==== Listed records

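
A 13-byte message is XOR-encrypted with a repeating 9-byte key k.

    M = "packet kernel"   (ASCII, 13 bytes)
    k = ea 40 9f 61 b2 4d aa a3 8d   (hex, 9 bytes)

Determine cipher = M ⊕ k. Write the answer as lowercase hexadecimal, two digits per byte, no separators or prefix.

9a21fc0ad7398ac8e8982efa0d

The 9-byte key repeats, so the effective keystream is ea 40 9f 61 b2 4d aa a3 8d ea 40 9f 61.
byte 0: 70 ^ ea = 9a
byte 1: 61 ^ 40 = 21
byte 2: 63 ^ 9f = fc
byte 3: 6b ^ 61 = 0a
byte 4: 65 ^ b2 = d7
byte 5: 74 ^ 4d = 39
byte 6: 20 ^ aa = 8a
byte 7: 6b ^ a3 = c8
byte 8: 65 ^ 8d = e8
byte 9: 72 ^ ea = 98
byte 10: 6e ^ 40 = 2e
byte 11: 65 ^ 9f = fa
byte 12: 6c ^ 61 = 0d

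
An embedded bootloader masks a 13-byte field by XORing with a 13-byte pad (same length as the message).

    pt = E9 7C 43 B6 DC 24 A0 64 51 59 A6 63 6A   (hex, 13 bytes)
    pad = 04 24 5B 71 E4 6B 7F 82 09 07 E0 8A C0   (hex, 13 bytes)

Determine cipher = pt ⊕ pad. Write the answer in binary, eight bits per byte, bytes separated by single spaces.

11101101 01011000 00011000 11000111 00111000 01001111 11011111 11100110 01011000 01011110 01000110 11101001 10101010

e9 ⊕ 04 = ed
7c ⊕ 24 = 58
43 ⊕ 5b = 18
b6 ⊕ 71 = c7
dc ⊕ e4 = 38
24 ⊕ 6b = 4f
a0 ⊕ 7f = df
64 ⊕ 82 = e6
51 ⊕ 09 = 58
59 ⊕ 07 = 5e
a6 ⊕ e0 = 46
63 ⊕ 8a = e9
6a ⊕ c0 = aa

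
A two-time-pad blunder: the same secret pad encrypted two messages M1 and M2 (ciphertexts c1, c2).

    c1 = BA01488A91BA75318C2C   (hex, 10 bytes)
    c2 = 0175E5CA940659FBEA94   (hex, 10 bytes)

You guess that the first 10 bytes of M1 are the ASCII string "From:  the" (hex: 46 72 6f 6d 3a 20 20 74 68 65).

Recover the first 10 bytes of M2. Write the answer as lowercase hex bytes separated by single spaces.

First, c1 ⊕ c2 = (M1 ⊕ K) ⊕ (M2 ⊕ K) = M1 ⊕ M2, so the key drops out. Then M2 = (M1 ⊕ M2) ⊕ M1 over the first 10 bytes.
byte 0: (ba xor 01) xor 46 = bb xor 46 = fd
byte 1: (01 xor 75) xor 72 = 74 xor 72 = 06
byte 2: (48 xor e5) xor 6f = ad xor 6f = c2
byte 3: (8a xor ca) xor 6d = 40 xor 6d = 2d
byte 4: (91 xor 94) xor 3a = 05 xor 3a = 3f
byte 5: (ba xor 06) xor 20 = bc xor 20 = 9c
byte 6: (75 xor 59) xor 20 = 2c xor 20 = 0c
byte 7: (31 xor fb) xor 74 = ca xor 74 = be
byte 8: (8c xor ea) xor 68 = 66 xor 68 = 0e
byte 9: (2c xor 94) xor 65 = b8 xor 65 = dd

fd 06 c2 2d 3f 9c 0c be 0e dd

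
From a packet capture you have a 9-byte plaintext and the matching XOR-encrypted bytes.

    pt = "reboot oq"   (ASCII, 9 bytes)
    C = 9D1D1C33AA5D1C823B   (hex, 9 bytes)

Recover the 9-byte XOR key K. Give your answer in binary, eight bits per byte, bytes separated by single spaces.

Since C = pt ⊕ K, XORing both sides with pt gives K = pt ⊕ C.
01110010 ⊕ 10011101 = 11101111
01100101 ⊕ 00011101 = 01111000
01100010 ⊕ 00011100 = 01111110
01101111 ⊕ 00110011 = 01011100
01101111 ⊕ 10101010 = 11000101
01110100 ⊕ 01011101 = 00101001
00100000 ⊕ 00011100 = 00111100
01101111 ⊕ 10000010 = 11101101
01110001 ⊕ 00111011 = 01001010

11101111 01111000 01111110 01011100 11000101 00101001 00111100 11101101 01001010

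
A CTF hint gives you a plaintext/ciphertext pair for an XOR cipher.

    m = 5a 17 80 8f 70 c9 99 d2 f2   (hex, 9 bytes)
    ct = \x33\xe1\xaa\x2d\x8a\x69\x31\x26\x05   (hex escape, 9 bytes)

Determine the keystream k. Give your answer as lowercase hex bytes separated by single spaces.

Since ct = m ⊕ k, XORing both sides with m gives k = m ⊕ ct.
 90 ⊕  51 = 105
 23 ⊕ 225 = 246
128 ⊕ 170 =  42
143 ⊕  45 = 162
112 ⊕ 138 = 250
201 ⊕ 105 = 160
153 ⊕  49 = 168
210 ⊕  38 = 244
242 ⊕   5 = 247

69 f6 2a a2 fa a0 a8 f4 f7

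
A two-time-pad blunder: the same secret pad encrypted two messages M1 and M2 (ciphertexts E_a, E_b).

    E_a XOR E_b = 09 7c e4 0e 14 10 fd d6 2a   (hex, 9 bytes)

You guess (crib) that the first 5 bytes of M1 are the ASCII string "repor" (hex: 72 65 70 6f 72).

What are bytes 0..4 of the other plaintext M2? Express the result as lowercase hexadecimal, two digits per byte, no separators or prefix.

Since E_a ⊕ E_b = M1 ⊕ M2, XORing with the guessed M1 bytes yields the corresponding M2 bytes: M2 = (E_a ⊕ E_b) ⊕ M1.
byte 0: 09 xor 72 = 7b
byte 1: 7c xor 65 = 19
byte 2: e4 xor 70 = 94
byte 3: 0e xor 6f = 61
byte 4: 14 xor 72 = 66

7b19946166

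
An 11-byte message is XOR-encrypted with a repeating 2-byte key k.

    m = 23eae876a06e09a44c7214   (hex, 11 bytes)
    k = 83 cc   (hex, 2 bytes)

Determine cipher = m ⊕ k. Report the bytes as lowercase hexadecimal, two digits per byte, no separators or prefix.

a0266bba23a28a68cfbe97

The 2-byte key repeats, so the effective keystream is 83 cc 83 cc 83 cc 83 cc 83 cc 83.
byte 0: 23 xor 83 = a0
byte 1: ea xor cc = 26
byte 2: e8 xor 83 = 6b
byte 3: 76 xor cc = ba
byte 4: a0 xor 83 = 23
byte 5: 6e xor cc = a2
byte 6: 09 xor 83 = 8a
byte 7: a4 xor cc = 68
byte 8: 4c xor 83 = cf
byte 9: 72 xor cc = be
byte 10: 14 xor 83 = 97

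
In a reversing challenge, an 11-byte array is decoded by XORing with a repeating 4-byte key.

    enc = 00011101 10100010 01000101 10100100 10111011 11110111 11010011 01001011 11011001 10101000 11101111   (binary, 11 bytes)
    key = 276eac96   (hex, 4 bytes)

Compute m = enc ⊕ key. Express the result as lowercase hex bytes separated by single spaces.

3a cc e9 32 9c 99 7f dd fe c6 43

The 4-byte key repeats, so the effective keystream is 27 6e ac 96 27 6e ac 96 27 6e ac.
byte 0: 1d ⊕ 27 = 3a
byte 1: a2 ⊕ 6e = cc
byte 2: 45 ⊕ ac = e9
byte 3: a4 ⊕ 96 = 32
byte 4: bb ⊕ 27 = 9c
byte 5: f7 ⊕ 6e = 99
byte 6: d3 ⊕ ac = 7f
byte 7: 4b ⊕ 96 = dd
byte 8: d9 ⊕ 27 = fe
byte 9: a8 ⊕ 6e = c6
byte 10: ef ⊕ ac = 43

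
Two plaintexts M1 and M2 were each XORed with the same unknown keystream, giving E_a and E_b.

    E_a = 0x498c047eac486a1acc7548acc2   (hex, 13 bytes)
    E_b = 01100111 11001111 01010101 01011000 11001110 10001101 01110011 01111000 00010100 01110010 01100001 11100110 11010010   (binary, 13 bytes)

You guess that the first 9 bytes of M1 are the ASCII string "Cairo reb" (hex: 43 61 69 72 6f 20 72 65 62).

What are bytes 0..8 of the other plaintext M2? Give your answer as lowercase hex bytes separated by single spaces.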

========

-- Exercise requirements --
The entries above hold a line with "pad = 04 24" and a later line with "C = 9D1D1C33AA5D1C823B". Write out exactly those lines and all lines between, nothing more.

-- Solution to the problem --
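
    pad = 04 24 5B 71 E4 6B 7F 82 09 07 E0 8A C0   (hex, 13 bytes)

Determine cipher = pt ⊕ pad. Write the answer in binary, eight bits per byte, bytes separated by single spaces.

11101101 01011000 00011000 11000111 00111000 01001111 11011111 11100110 01011000 01011110 01000110 11101001 10101010

e9 ⊕ 04 = ed
7c ⊕ 24 = 58
43 ⊕ 5b = 18
b6 ⊕ 71 = c7
dc ⊕ e4 = 38
24 ⊕ 6b = 4f
a0 ⊕ 7f = df
64 ⊕ 82 = e6
51 ⊕ 09 = 58
59 ⊕ 07 = 5e
a6 ⊕ e0 = 46
63 ⊕ 8a = e9
6a ⊕ c0 = aa

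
A two-time-pad blunder: the same secret pad encrypted two messages M1 and M2 (ciphertexts c1, c2).

    c1 = BA01488A91BA75318C2C   (hex, 10 bytes)
    c2 = 0175E5CA940659FBEA94   (hex, 10 bytes)

You guess that the first 10 bytes of M1 are the ASCII string "From:  the" (hex: 46 72 6f 6d 3a 20 20 74 68 65).

Recover the first 10 bytes of M2. Write the answer as lowercase hex bytes separated by single spaces.

First, c1 ⊕ c2 = (M1 ⊕ K) ⊕ (M2 ⊕ K) = M1 ⊕ M2, so the key drops out. Then M2 = (M1 ⊕ M2) ⊕ M1 over the first 10 bytes.
byte 0: (ba xor 01) xor 46 = bb xor 46 = fd
byte 1: (01 xor 75) xor 72 = 74 xor 72 = 06
byte 2: (48 xor e5) xor 6f = ad xor 6f = c2
byte 3: (8a xor ca) xor 6d = 40 xor 6d = 2d
byte 4: (91 xor 94) xor 3a = 05 xor 3a = 3f
byte 5: (ba xor 06) xor 20 = bc xor 20 = 9c
byte 6: (75 xor 59) xor 20 = 2c xor 20 = 0c
byte 7: (31 xor fb) xor 74 = ca xor 74 = be
byte 8: (8c xor ea) xor 68 = 66 xor 68 = 0e
byte 9: (2c xor 94) xor 65 = b8 xor 65 = dd

fd 06 c2 2d 3f 9c 0c be 0e dd

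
From a packet capture you have a 9-byte plaintext and the matching XOR-encrypted bytes.

    pt = "reboot oq"   (ASCII, 9 bytes)
    C = 9D1D1C33AA5D1C823B   (hex, 9 bytes)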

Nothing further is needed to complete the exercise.